Task
Starting with the line that contains "1 H \left(-4\right)$." and stopping after the line that contains "Answer: $-322$", return each line below exactly as written, with no others.

Saved entries:
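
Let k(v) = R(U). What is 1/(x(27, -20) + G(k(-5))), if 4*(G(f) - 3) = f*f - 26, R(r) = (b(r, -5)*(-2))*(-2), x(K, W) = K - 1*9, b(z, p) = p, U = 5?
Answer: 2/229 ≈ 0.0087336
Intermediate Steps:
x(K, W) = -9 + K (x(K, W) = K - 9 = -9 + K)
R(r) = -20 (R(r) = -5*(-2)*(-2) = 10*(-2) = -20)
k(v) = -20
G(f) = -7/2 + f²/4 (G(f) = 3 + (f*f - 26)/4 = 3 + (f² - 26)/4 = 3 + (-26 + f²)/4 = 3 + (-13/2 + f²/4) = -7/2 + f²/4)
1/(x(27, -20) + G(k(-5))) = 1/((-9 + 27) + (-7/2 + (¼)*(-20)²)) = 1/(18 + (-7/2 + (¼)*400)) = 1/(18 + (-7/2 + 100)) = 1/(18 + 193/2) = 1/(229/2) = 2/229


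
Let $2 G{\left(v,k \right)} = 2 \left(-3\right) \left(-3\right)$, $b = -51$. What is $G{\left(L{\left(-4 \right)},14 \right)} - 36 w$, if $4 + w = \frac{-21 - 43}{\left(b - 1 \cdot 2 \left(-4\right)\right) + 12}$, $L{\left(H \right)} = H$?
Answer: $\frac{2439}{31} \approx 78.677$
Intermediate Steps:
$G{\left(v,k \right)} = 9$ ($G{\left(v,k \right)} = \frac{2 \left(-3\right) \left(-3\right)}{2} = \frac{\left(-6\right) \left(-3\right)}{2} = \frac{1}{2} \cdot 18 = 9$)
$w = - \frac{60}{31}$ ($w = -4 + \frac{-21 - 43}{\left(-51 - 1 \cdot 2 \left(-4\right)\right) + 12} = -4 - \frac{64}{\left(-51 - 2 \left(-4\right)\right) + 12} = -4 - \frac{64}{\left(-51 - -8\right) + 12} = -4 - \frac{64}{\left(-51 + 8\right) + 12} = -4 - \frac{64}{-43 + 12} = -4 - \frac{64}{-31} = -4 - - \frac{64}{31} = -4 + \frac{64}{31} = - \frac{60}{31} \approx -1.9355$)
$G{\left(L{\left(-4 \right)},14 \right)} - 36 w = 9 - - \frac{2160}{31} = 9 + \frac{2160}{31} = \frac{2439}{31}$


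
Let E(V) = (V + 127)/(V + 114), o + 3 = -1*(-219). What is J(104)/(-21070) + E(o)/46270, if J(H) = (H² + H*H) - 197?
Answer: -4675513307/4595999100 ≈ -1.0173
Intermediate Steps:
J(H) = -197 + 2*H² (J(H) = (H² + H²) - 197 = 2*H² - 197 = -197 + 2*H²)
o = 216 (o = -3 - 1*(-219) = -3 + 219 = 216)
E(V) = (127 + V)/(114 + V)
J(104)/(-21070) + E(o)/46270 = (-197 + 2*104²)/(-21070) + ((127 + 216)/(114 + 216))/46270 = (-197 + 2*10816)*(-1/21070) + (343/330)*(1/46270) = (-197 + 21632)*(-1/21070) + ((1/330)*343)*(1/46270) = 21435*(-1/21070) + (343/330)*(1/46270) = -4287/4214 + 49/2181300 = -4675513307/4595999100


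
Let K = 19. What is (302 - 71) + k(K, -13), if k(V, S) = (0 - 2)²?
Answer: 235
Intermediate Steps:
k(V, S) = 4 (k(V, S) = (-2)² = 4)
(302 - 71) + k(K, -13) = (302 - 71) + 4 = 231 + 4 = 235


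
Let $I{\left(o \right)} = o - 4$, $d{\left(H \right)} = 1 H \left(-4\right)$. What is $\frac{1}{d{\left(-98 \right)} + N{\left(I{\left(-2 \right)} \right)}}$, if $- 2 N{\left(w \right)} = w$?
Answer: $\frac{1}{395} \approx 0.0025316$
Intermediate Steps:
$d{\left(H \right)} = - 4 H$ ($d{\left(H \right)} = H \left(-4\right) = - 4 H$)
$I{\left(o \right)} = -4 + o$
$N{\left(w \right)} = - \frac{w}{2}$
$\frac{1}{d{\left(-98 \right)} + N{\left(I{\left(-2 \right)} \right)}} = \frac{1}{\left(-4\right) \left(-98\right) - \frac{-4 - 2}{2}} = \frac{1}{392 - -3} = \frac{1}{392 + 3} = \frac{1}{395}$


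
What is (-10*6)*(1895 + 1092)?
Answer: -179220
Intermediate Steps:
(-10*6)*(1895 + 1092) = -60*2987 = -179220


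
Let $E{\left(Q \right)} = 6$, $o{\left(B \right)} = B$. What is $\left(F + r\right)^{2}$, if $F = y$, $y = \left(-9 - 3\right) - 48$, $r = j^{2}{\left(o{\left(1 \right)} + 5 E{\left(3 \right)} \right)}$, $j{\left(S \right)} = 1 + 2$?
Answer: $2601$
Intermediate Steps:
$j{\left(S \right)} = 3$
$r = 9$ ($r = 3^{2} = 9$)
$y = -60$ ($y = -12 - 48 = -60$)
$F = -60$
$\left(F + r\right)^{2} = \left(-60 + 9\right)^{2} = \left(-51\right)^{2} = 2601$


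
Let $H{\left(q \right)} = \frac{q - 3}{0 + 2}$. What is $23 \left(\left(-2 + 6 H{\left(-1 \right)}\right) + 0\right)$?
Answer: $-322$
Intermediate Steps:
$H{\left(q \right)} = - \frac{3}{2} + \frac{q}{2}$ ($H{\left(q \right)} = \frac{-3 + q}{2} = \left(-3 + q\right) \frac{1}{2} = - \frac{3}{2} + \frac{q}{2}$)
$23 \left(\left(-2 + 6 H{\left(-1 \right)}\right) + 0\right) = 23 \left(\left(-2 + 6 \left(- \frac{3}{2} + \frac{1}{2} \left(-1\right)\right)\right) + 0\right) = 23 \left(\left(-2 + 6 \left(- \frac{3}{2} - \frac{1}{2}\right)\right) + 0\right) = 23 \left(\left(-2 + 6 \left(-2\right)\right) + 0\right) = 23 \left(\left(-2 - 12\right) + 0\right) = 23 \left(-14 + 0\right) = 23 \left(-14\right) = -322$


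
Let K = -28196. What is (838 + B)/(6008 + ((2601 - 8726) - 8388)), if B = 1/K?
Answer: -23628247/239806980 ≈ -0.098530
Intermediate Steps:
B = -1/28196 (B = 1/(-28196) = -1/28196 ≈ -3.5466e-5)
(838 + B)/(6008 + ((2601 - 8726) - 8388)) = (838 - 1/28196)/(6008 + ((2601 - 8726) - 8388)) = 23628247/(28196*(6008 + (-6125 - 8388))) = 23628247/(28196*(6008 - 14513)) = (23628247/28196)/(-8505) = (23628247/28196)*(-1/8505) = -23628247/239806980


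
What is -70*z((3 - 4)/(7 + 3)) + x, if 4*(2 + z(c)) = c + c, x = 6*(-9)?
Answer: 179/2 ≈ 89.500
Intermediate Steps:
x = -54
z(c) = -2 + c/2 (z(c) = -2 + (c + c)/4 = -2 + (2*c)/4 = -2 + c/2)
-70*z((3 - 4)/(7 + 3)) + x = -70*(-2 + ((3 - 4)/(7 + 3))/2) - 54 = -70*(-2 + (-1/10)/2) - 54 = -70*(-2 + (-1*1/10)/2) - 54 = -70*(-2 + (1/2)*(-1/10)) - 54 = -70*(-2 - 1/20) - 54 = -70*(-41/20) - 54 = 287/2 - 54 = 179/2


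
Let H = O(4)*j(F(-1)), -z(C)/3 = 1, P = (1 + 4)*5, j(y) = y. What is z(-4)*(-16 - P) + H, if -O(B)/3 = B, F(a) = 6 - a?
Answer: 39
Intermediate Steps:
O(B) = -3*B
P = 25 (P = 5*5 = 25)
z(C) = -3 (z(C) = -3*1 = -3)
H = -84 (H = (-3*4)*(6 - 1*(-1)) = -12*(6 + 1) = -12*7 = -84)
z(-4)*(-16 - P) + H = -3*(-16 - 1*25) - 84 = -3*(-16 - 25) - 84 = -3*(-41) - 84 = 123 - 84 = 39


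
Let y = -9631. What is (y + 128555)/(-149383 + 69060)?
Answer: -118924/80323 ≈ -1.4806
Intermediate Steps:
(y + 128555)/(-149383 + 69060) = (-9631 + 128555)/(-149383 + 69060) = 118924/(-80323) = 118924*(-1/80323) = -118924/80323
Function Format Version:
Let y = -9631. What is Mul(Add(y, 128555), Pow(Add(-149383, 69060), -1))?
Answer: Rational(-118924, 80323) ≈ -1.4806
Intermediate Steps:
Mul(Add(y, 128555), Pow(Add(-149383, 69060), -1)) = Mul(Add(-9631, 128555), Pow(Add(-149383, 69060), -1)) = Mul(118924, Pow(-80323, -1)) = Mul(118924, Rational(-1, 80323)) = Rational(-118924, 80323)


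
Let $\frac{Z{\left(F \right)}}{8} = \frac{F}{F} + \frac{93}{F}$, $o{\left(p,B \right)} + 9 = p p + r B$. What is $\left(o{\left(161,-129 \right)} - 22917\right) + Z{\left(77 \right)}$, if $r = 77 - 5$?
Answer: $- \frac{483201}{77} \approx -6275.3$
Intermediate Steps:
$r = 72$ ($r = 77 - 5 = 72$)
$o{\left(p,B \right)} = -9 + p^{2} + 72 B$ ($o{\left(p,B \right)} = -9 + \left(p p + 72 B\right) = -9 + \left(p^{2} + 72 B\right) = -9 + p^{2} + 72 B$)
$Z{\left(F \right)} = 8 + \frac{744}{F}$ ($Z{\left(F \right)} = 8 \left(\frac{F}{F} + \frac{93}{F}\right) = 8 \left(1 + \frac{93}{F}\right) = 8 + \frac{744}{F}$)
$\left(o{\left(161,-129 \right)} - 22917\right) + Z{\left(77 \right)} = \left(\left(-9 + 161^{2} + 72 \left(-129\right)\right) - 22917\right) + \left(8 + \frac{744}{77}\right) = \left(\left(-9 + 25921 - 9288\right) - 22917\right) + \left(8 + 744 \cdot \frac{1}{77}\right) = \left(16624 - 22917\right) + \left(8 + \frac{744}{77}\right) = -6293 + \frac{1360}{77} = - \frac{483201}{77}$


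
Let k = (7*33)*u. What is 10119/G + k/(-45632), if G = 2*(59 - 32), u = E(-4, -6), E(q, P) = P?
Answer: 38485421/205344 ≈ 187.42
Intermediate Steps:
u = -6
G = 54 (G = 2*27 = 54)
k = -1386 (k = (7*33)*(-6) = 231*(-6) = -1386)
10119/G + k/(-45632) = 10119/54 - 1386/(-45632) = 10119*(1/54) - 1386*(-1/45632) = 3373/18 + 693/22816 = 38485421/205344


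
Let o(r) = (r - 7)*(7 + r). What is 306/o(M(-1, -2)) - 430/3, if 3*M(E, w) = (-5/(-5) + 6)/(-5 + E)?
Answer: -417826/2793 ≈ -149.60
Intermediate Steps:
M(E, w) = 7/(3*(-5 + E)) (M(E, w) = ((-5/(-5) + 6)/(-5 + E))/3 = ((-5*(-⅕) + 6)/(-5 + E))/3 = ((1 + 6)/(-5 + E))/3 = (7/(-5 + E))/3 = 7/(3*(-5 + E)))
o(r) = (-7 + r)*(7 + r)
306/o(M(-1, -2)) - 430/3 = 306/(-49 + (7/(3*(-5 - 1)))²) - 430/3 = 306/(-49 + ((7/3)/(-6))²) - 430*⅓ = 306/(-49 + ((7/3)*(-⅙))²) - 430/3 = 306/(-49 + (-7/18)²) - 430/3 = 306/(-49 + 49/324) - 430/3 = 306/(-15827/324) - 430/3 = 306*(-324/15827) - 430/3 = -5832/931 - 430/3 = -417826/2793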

* * *

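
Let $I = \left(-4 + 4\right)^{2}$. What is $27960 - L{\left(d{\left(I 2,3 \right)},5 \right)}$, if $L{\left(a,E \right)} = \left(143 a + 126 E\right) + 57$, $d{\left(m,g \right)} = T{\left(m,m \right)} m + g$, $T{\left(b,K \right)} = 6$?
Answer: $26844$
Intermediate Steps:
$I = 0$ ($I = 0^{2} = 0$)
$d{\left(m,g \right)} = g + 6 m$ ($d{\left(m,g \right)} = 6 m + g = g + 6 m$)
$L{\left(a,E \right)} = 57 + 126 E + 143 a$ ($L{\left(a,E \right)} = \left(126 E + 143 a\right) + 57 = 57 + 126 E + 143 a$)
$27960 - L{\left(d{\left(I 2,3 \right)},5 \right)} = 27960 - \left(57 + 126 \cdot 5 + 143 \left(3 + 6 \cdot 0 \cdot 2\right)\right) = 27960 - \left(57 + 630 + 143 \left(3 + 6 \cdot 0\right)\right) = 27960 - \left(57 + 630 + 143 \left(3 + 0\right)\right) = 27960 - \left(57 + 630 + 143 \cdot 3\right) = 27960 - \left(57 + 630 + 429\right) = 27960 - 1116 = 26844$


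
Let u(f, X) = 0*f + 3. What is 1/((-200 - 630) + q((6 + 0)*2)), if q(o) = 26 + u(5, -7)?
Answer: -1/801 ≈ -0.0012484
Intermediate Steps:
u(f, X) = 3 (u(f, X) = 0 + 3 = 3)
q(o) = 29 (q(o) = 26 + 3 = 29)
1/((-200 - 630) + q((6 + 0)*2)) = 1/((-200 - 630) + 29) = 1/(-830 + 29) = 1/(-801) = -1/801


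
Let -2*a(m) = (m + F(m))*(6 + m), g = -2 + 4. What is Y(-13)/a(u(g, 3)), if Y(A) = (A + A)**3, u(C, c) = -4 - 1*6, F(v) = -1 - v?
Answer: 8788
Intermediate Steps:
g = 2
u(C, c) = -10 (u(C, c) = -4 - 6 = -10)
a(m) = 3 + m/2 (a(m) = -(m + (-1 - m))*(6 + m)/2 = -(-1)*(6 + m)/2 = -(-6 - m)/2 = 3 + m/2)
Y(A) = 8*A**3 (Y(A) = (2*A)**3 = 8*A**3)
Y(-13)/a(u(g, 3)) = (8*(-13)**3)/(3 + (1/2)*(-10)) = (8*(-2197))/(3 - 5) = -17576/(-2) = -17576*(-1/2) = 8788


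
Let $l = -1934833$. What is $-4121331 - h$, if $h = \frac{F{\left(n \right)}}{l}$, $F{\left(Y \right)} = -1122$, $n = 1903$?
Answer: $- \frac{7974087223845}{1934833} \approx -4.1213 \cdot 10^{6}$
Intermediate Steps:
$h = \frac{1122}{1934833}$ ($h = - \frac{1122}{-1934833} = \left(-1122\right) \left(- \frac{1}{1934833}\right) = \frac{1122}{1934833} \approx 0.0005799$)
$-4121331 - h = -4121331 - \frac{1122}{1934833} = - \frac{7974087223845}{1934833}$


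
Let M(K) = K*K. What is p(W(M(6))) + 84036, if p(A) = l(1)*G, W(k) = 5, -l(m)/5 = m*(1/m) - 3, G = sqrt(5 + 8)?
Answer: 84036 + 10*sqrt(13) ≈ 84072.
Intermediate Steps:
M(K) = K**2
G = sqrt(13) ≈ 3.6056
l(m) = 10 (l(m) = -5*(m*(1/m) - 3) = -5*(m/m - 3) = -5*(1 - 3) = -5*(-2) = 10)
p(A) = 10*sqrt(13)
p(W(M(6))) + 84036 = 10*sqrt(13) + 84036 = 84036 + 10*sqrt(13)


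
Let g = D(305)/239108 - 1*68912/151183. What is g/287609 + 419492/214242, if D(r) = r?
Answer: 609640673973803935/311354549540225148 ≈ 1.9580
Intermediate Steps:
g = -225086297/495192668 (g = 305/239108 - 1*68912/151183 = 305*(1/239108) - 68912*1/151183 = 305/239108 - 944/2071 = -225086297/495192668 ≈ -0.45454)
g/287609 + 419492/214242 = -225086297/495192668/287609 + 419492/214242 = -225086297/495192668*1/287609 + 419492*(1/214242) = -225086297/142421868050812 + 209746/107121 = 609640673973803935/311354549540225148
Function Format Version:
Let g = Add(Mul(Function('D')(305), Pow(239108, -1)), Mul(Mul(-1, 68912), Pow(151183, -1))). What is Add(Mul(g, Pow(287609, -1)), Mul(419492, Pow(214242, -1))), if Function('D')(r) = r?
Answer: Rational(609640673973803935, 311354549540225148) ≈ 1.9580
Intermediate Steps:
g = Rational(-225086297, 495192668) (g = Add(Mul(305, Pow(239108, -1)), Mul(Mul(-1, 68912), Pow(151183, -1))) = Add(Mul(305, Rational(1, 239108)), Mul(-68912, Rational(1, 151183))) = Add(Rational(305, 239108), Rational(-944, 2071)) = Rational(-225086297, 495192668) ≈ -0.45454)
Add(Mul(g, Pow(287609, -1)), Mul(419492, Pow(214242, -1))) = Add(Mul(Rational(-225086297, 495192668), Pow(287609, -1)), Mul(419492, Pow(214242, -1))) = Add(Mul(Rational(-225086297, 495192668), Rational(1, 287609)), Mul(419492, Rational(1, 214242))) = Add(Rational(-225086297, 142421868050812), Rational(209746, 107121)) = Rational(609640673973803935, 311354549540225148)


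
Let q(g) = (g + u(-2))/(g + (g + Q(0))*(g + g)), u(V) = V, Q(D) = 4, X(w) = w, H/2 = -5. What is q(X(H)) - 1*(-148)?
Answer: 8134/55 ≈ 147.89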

Solution
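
Let $I{\left(o \right)} = o - 4$, $d{\left(H \right)} = 1 H \left(-4\right)$. What is $\frac{1}{d{\left(-98 \right)} + N{\left(I{\left(-2 \right)} \right)}}$, if $- 2 N{\left(w \right)} = w$?
Answer: $\frac{1}{395} \approx 0.0025316$
Intermediate Steps:
$d{\left(H \right)} = - 4 H$ ($d{\left(H \right)} = H \left(-4\right) = - 4 H$)
$I{\left(o \right)} = -4 + o$
$N{\left(w \right)} = - \frac{w}{2}$
$\frac{1}{d{\left(-98 \right)} + N{\left(I{\left(-2 \right)} \right)}} = \frac{1}{\left(-4\right) \left(-98\right) - \frac{-4 - 2}{2}} = \frac{1}{392 - -3} = \frac{1}{392 + 3} = \frac{1}{395}$


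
What is (-10*6)*(1895 + 1092)?
Answer: -179220
Intermediate Steps:
(-10*6)*(1895 + 1092) = -60*2987 = -179220


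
Let $E{\left(Q \right)} = 6$, $o{\left(B \right)} = B$. What is $\left(F + r\right)^{2}$, if $F = y$, $y = \left(-9 - 3\right) - 48$, $r = j^{2}{\left(o{\left(1 \right)} + 5 E{\left(3 \right)} \right)}$, $j{\left(S \right)} = 1 + 2$?
Answer: $2601$
Intermediate Steps:
$j{\left(S \right)} = 3$
$r = 9$ ($r = 3^{2} = 9$)
$y = -60$ ($y = -12 - 48 = -60$)
$F = -60$
$\left(F + r\right)^{2} = \left(-60 + 9\right)^{2} = \left(-51\right)^{2} = 2601$


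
Let $H{\left(q \right)} = \frac{q - 3}{0 + 2}$. What is $23 \left(\left(-2 + 6 H{\left(-1 \right)}\right) + 0\right)$?
Answer: $-322$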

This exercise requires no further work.